EXERCISE DETAILS: Search the listing below for the word "Consider" and copy each line that holds it.

WORKING DATA:
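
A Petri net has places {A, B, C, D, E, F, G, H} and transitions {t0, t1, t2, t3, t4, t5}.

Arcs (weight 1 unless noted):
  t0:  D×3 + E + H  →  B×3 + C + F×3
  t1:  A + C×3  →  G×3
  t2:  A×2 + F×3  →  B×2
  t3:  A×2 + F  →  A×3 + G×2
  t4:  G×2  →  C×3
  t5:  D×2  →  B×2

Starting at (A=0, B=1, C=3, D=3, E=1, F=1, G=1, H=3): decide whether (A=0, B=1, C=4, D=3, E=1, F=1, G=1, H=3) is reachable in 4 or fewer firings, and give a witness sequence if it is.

NO — not reachable within 4 firings

depth 0: 1 marking
depth 1: 3 markings reached so far
depth 2: 3 markings reached so far
(frontier empty at depth 2; search complete)
target is not among the 3 markings reachable within 4 steps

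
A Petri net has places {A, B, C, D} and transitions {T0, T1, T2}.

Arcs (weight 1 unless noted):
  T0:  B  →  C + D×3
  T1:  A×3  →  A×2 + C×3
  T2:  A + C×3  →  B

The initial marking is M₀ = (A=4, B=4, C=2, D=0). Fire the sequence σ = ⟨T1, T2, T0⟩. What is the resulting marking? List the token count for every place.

step 1: fire T1:  (A=4, B=4, C=2, D=0) → (A=3, B=4, C=5, D=0)
step 2: fire T2:  (A=3, B=4, C=5, D=0) → (A=2, B=5, C=2, D=0)
step 3: fire T0:  (A=2, B=5, C=2, D=0) → (A=2, B=4, C=3, D=3)

(A=2, B=4, C=3, D=3)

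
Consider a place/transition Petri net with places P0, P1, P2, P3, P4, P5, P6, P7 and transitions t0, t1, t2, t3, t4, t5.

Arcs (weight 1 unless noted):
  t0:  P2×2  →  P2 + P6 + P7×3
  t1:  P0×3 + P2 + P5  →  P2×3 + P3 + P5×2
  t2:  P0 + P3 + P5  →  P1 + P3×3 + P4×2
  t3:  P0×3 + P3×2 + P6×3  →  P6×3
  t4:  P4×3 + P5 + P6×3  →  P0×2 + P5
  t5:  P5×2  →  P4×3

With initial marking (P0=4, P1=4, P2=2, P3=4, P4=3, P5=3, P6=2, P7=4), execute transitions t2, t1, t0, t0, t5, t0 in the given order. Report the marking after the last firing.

(P0=0, P1=5, P2=1, P3=7, P4=8, P5=1, P6=5, P7=13)

step 1: fire t2:  (P0=4, P1=4, P2=2, P3=4, P4=3, P5=3, P6=2, P7=4) → (P0=3, P1=5, P2=2, P3=6, P4=5, P5=2, P6=2, P7=4)
step 2: fire t1:  (P0=3, P1=5, P2=2, P3=6, P4=5, P5=2, P6=2, P7=4) → (P0=0, P1=5, P2=4, P3=7, P4=5, P5=3, P6=2, P7=4)
step 3: fire t0:  (P0=0, P1=5, P2=4, P3=7, P4=5, P5=3, P6=2, P7=4) → (P0=0, P1=5, P2=3, P3=7, P4=5, P5=3, P6=3, P7=7)
step 4: fire t0:  (P0=0, P1=5, P2=3, P3=7, P4=5, P5=3, P6=3, P7=7) → (P0=0, P1=5, P2=2, P3=7, P4=5, P5=3, P6=4, P7=10)
step 5: fire t5:  (P0=0, P1=5, P2=2, P3=7, P4=5, P5=3, P6=4, P7=10) → (P0=0, P1=5, P2=2, P3=7, P4=8, P5=1, P6=4, P7=10)
step 6: fire t0:  (P0=0, P1=5, P2=2, P3=7, P4=8, P5=1, P6=4, P7=10) → (P0=0, P1=5, P2=1, P3=7, P4=8, P5=1, P6=5, P7=13)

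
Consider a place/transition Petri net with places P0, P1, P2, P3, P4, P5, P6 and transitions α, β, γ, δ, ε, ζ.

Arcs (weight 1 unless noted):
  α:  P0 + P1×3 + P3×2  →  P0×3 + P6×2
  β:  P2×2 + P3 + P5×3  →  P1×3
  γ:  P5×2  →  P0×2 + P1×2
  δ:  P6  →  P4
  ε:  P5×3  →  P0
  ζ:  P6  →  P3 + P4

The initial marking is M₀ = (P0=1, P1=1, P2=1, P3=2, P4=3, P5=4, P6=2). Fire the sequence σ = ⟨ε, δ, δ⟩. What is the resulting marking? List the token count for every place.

step 1: fire ε:  (P0=1, P1=1, P2=1, P3=2, P4=3, P5=4, P6=2) → (P0=2, P1=1, P2=1, P3=2, P4=3, P5=1, P6=2)
step 2: fire δ:  (P0=2, P1=1, P2=1, P3=2, P4=3, P5=1, P6=2) → (P0=2, P1=1, P2=1, P3=2, P4=4, P5=1, P6=1)
step 3: fire δ:  (P0=2, P1=1, P2=1, P3=2, P4=4, P5=1, P6=1) → (P0=2, P1=1, P2=1, P3=2, P4=5, P5=1, P6=0)

(P0=2, P1=1, P2=1, P3=2, P4=5, P5=1, P6=0)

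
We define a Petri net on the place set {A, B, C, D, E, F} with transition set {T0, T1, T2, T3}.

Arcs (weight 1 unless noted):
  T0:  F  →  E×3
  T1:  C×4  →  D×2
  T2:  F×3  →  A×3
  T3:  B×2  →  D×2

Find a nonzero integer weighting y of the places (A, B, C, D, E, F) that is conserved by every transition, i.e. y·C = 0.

Incidence matrix C (rows=places, cols=transitions):
       T0   T1   T2   T3
    A   0    0    3    0
    B   0    0    0   -2
    C   0   -4    0    0
    D   0    2    0    2
    E   3    0    0    0
    F  -1    0   -3    0

Candidate y = [0, 2, 1, 2, 0, 0]; check y·C column-wise:
  col T0: 2·0 + 1·0 + 2·0 + 0·3 + 0·-1 = 0
  col T1: 2·0 + 1·-4 + 2·2 = 0
  col T2: 0·3 + 2·0 + 1·0 + 2·0 + 0·-3 = 0
  col T3: 2·-2 + 1·0 + 2·2 = 0

y = (A:0, B:2, C:1, D:2, E:0, F:0)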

THE COMPLETED TASK:
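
Consider a place/transition Petri net with places P0, P1, P2, P3, P4, P5, P6, P7 and transitions t0, t1, t2, t3, t4, t5.
Consider a place/transition Petri net with places P0, P1, P2, P3, P4, P5, P6 and transitions α, β, γ, δ, ε, ζ.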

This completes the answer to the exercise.